_Task directions:_ From the entries that follow, copy every line with the word "sqrt".

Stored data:
- Opening Delimiter -
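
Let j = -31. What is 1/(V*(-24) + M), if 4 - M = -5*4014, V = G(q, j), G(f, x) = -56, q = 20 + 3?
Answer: 1/21418 ≈ 4.6690e-5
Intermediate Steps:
q = 23
V = -56
M = 20074 (M = 4 - (-5)*4014 = 4 - 1*(-20070) = 4 + 20070 = 20074)
1/(V*(-24) + M) = 1/(-56*(-24) + 20074) = 1/(1344 + 20074) = 1/21418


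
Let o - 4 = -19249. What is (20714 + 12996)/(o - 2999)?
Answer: -16855/11122 ≈ -1.5155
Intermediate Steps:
o = -19245 (o = 4 - 19249 = -19245)
(20714 + 12996)/(o - 2999) = (20714 + 12996)/(-19245 - 2999) = 33710/(-22244) = 33710*(-1/22244) = -16855/11122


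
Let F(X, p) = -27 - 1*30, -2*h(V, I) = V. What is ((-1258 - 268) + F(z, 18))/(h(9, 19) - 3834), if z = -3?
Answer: 3166/7677 ≈ 0.41240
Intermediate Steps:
h(V, I) = -V/2
F(X, p) = -57 (F(X, p) = -27 - 30 = -57)
((-1258 - 268) + F(z, 18))/(h(9, 19) - 3834) = ((-1258 - 268) - 57)/(-½*9 - 3834) = (-1526 - 57)/(-9/2 - 3834) = -1583/(-7677/2) = -1583*(-2/7677) = 3166/7677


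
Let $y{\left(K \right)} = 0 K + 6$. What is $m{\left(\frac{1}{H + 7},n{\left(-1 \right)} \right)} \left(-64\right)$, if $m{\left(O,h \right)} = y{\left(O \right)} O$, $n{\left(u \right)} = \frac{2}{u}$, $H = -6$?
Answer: $-384$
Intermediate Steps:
$y{\left(K \right)} = 6$ ($y{\left(K \right)} = 0 + 6 = 6$)
$m{\left(O,h \right)} = 6 O$
$m{\left(\frac{1}{H + 7},n{\left(-1 \right)} \right)} \left(-64\right) = \frac{6}{-6 + 7} \left(-64\right) = \frac{6}{1} \left(-64\right) = 6 \cdot 1 \left(-64\right) = 6 \left(-64\right) = -384$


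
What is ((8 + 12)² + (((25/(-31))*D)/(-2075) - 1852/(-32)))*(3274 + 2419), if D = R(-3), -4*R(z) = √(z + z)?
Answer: 20853459/8 - 5693*I*√6/10292 ≈ 2.6067e+6 - 1.3549*I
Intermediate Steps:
R(z) = -√2*√z/4 (R(z) = -√(z + z)/4 = -√2*√z/4)
D = -I*√6/4 (D = -√2*√(-3)/4 = -√2*I*√3/4 = -I*√6/4 ≈ -0.61237*I)
((8 + 12)² + (((25/(-31))*D)/(-2075) - 1852/(-32)))*(3274 + 2419) = ((8 + 12)² + (((25/(-31))*(-I*√6/4))/(-2075) - 1852/(-32)))*(3274 + 2419) = (20² + (((25*(-1/31))*(-I*√6/4))*(-1/2075) - 1852*(-1/32)))*5693 = (400 + (-(-25)*I*√6/124*(-1/2075) + 463/8))*5693 = (400 + ((25*I*√6/124)*(-1/2075) + 463/8))*5693 = (400 + (-I*√6/10292 + 463/8))*5693 = (400 + (463/8 - I*√6/10292))*5693 = (3663/8 - I*√6/10292)*5693 = 20853459/8 - 5693*I*√6/10292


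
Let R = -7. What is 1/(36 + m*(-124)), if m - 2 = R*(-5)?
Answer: -1/4552 ≈ -0.00021968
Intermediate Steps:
m = 37 (m = 2 - 7*(-5) = 2 + 35 = 37)
1/(36 + m*(-124)) = 1/(36 + 37*(-124)) = 1/(36 - 4588) = 1/(-4552) = -1/4552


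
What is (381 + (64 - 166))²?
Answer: 77841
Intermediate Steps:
(381 + (64 - 166))² = (381 - 102)² = 279² = 77841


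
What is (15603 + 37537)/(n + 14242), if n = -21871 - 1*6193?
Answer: -26570/6911 ≈ -3.8446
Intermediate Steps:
n = -28064 (n = -21871 - 6193 = -28064)
(15603 + 37537)/(n + 14242) = (15603 + 37537)/(-28064 + 14242) = 53140/(-13822) = 53140*(-1/13822) = -26570/6911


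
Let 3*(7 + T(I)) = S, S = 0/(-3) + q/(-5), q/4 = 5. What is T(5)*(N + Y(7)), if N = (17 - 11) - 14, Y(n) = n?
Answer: 25/3 ≈ 8.3333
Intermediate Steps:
q = 20 (q = 4*5 = 20)
S = -4 (S = 0/(-3) + 20/(-5) = 0*(-⅓) + 20*(-⅕) = 0 - 4 = -4)
T(I) = -25/3 (T(I) = -7 + (⅓)*(-4) = -7 - 4/3 = -25/3)
N = -8 (N = 6 - 14 = -8)
T(5)*(N + Y(7)) = -25*(-8 + 7)/3 = -25/3*(-1) = 25/3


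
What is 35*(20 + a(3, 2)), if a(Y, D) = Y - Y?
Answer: 700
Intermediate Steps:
a(Y, D) = 0
35*(20 + a(3, 2)) = 35*(20 + 0) = 35*20 = 700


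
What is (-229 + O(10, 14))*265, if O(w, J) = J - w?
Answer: -59625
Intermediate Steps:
(-229 + O(10, 14))*265 = (-229 + (14 - 1*10))*265 = (-229 + (14 - 10))*265 = (-229 + 4)*265 = -225*265 = -59625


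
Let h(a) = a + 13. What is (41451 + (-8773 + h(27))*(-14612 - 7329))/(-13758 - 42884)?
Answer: -95826102/28321 ≈ -3383.6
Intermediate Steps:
h(a) = 13 + a
(41451 + (-8773 + h(27))*(-14612 - 7329))/(-13758 - 42884) = (41451 + (-8773 + (13 + 27))*(-14612 - 7329))/(-13758 - 42884) = (41451 + (-8773 + 40)*(-21941))/(-56642) = (41451 - 8733*(-21941))*(-1/56642) = (41451 + 191610753)*(-1/56642) = 191652204*(-1/56642) = -95826102/28321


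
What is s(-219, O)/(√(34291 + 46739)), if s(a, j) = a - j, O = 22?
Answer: -241*√81030/81030 ≈ -0.84663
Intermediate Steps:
s(-219, O)/(√(34291 + 46739)) = (-219 - 1*22)/(√(34291 + 46739)) = (-219 - 22)/(√81030) = -241*√81030/81030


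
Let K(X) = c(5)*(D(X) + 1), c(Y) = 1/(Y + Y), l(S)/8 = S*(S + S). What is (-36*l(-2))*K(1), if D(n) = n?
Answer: -2304/5 ≈ -460.80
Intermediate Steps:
l(S) = 16*S**2 (l(S) = 8*(S*(S + S)) = 8*(S*(2*S)) = 8*(2*S**2) = 16*S**2)
c(Y) = 1/(2*Y)
K(X) = 1/10 + X/10 (K(X) = ((1/2)/5)*(X + 1) = ((1/2)*(1/5))*(1 + X) = (1 + X)/10 = 1/10 + X/10)
(-36*l(-2))*K(1) = (-576*(-2)**2)*(1/10 + (1/10)*1) = (-576*4)*(1/10 + 1/10) = -36*64*(1/5) = -2304*1/5 = -2304/5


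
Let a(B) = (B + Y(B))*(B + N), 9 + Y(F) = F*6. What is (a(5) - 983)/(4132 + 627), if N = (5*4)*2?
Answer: 187/4759 ≈ 0.039294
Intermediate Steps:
Y(F) = -9 + 6*F (Y(F) = -9 + F*6 = -9 + 6*F)
N = 40 (N = 20*2 = 40)
a(B) = (-9 + 7*B)*(40 + B) (a(B) = (B + (-9 + 6*B))*(B + 40) = (-9 + 7*B)*(40 + B))
(a(5) - 983)/(4132 + 627) = ((-360 + 7*5**2 + 271*5) - 983)/(4132 + 627) = ((-360 + 7*25 + 1355) - 983)/4759 = ((-360 + 175 + 1355) - 983)*(1/4759) = (1170 - 983)*(1/4759) = 187*(1/4759) = 187/4759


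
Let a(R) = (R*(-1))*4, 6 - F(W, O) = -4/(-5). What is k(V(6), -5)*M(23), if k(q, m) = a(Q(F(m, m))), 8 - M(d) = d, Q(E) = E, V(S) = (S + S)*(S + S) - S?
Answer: 312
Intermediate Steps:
V(S) = -S + 4*S² (V(S) = (2*S)*(2*S) - S = 4*S² - S = -S + 4*S²)
F(W, O) = 26/5 (F(W, O) = 6 - (-4)/(-5) = 6 - (-4)*(-1)/5 = 6 - 1*⅘ = 6 - ⅘ = 26/5)
a(R) = -4*R (a(R) = -R*4 = -4*R)
M(d) = 8 - d
k(q, m) = -104/5 (k(q, m) = -4*26/5 = -104/5)
k(V(6), -5)*M(23) = -104*(8 - 1*23)/5 = -104*(8 - 23)/5 = -104/5*(-15) = 312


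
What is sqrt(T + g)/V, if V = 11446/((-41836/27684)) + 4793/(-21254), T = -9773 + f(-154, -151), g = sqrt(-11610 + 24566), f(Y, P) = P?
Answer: -222295586*I*sqrt(9924 - 2*sqrt(3239))/1683744528551 ≈ -0.013077*I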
- Closing Delimiter -
_Solved problem:_
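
What is sqrt(T + g)/V, if V = 11446/((-41836/27684)) + 4793/(-21254), T = -9773 + f(-154, -151), g = sqrt(-11610 + 24566), f(Y, P) = P?
Answer: -222295586*I*sqrt(9924 - 2*sqrt(3239))/1683744528551 ≈ -0.013077*I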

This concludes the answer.